##### Records for the exercise #####
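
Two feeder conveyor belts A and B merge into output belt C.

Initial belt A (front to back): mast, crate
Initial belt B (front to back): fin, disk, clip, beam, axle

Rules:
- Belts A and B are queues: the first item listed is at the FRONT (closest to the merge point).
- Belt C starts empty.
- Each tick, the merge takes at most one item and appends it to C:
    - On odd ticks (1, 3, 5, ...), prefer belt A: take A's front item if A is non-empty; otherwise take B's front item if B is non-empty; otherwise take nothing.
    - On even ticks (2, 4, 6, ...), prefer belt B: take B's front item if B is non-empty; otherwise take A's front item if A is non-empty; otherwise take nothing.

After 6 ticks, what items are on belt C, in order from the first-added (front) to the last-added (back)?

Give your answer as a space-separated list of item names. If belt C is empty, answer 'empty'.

Tick 1: prefer A, take mast from A; A=[crate] B=[fin,disk,clip,beam,axle] C=[mast]
Tick 2: prefer B, take fin from B; A=[crate] B=[disk,clip,beam,axle] C=[mast,fin]
Tick 3: prefer A, take crate from A; A=[-] B=[disk,clip,beam,axle] C=[mast,fin,crate]
Tick 4: prefer B, take disk from B; A=[-] B=[clip,beam,axle] C=[mast,fin,crate,disk]
Tick 5: prefer A, take clip from B; A=[-] B=[beam,axle] C=[mast,fin,crate,disk,clip]
Tick 6: prefer B, take beam from B; A=[-] B=[axle] C=[mast,fin,crate,disk,clip,beam]

Answer: mast fin crate disk clip beam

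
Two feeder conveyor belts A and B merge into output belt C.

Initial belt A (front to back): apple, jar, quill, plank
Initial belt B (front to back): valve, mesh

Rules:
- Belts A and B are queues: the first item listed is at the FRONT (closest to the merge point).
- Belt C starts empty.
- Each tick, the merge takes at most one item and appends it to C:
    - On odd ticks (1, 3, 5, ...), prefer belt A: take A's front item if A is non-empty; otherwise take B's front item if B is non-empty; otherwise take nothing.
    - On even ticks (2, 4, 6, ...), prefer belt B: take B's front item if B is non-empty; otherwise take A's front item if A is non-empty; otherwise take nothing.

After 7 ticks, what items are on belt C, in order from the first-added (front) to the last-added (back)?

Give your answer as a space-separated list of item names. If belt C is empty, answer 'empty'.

Tick 1: prefer A, take apple from A; A=[jar,quill,plank] B=[valve,mesh] C=[apple]
Tick 2: prefer B, take valve from B; A=[jar,quill,plank] B=[mesh] C=[apple,valve]
Tick 3: prefer A, take jar from A; A=[quill,plank] B=[mesh] C=[apple,valve,jar]
Tick 4: prefer B, take mesh from B; A=[quill,plank] B=[-] C=[apple,valve,jar,mesh]
Tick 5: prefer A, take quill from A; A=[plank] B=[-] C=[apple,valve,jar,mesh,quill]
Tick 6: prefer B, take plank from A; A=[-] B=[-] C=[apple,valve,jar,mesh,quill,plank]
Tick 7: prefer A, both empty, nothing taken; A=[-] B=[-] C=[apple,valve,jar,mesh,quill,plank]

Answer: apple valve jar mesh quill plank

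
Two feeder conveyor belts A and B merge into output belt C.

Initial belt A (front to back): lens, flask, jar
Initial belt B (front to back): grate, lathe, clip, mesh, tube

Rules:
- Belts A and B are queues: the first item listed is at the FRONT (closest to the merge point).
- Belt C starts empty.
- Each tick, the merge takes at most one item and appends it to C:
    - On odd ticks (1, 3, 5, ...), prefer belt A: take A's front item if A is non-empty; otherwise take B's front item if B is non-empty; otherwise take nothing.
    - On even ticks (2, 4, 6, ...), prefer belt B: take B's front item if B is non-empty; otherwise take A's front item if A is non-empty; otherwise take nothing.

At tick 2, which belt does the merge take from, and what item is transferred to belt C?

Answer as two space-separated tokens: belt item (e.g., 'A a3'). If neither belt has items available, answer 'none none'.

Tick 1: prefer A, take lens from A; A=[flask,jar] B=[grate,lathe,clip,mesh,tube] C=[lens]
Tick 2: prefer B, take grate from B; A=[flask,jar] B=[lathe,clip,mesh,tube] C=[lens,grate]

Answer: B grate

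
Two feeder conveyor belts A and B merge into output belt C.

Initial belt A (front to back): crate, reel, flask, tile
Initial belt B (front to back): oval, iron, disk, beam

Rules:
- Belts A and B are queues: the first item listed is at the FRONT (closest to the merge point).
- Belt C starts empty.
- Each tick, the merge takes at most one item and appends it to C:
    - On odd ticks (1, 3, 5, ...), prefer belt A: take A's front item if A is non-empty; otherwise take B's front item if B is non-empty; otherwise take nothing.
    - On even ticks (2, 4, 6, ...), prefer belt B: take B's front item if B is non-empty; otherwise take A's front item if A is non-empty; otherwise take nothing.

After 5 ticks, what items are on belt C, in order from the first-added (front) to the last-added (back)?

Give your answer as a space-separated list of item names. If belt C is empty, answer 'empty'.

Tick 1: prefer A, take crate from A; A=[reel,flask,tile] B=[oval,iron,disk,beam] C=[crate]
Tick 2: prefer B, take oval from B; A=[reel,flask,tile] B=[iron,disk,beam] C=[crate,oval]
Tick 3: prefer A, take reel from A; A=[flask,tile] B=[iron,disk,beam] C=[crate,oval,reel]
Tick 4: prefer B, take iron from B; A=[flask,tile] B=[disk,beam] C=[crate,oval,reel,iron]
Tick 5: prefer A, take flask from A; A=[tile] B=[disk,beam] C=[crate,oval,reel,iron,flask]

Answer: crate oval reel iron flask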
#####
> What is expected
The answer must be a single number: how many lines of the data include the string "Initial".

> Answer to this exercise
8